**What to do:** If a line of the data below holds the word "last", list it.

**Data excerpts:**
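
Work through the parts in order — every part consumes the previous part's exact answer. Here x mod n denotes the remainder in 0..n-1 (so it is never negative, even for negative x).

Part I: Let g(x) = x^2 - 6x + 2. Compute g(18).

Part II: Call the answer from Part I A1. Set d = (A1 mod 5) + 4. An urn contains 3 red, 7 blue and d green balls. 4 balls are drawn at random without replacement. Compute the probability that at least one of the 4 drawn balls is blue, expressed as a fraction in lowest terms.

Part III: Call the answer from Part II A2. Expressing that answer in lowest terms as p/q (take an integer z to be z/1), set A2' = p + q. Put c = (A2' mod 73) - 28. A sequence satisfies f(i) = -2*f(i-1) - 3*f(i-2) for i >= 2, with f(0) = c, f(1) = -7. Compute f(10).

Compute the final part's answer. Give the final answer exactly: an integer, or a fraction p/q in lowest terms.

-8257

Part I: 1*(18)^2 - 6*(18)^1 + 2 = (324) + (-108) + (2) = 218; answer 218
Part II: A1 = 218; d = 7; total draws C(17,4) = 2380; complement C(10,4) = 210; favorable 2380 - 210 = 2170; P = 31/34; answer 31/34
Part III: A2 = 31/34; threaded value p + q = 65; c = 37; f(2) = -2*(-7) - 3*(37) = -97; iterating: f(2)=-97, f(3)=215, f(4)=-139, f(5)=-367, f(6)=1151, f(7)=-1201, f(8)=-1051, f(9)=5705, f(10)=-8257; answer -8257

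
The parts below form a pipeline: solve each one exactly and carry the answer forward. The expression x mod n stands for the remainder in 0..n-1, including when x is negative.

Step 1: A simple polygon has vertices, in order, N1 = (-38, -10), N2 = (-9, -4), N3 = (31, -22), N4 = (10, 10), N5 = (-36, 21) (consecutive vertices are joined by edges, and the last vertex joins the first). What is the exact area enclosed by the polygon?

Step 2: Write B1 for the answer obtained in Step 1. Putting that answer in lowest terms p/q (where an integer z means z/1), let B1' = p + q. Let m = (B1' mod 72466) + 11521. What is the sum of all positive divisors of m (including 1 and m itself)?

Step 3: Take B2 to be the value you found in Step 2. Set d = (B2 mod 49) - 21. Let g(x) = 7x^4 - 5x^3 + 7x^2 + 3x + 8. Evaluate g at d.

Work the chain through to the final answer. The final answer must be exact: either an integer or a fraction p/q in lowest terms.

1318220

Step 1: cross terms: (-38*-4 - -9*-10)=62, (-9*-22 - 31*-4)=322, (31*10 - 10*-22)=530, (10*21 - -36*10)=570, (-36*-10 - -38*21)=1158; twice the area = |2642| = 2642; area = 1321; answer 1321
Step 2: B1 = 1321; threaded value p + q = 1322; m = 12843; 12843 = 3^2 * 1427; sigma = (1 + 3 + 9) * (1 + 1427) = 13 * 1428 = 18564; answer 18564
Step 3: B2 = 18564; d = 21; 7*(21)^4 - 5*(21)^3 + 7*(21)^2 + 3*(21)^1 + 8 = (1361367) + (-46305) + (3087) + (63) + (8) = 1318220; answer 1318220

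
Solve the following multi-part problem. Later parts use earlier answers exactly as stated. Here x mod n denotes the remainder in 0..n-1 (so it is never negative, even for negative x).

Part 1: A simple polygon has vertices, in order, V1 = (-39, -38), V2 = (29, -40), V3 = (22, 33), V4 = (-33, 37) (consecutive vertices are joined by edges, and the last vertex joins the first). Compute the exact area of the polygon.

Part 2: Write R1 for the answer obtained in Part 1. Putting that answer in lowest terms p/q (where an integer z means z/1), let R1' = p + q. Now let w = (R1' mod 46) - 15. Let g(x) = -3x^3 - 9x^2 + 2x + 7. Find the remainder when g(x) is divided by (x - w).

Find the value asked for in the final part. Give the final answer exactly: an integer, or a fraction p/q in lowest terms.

-46601

Part 1: cross terms: (-39*-40 - 29*-38)=2662, (29*33 - 22*-40)=1837, (22*37 - -33*33)=1903, (-33*-38 - -39*37)=2697; twice the area = |9099| = 9099; area = 9099/2; answer 9099/2
Part 2: R1 = 9099/2; threaded value p + q = 9101; w = 24; remainder = value at the root: -3*(24)^3 - 9*(24)^2 + 2*(24)^1 + 7 = (-41472) + (-5184) + (48) + (7) = -46601; answer -46601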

**Answer:**
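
Step 1: A simple polygon has vertices, in order, N1 = (-38, -10), N2 = (-9, -4), N3 = (31, -22), N4 = (10, 10), N5 = (-36, 21) (consecutive vertices are joined by edges, and the last vertex joins the first). What is the exact area enclosed by the polygon?
Part 1: A simple polygon has vertices, in order, V1 = (-39, -38), V2 = (29, -40), V3 = (22, 33), V4 = (-33, 37) (consecutive vertices are joined by edges, and the last vertex joins the first). Compute the exact area of the polygon.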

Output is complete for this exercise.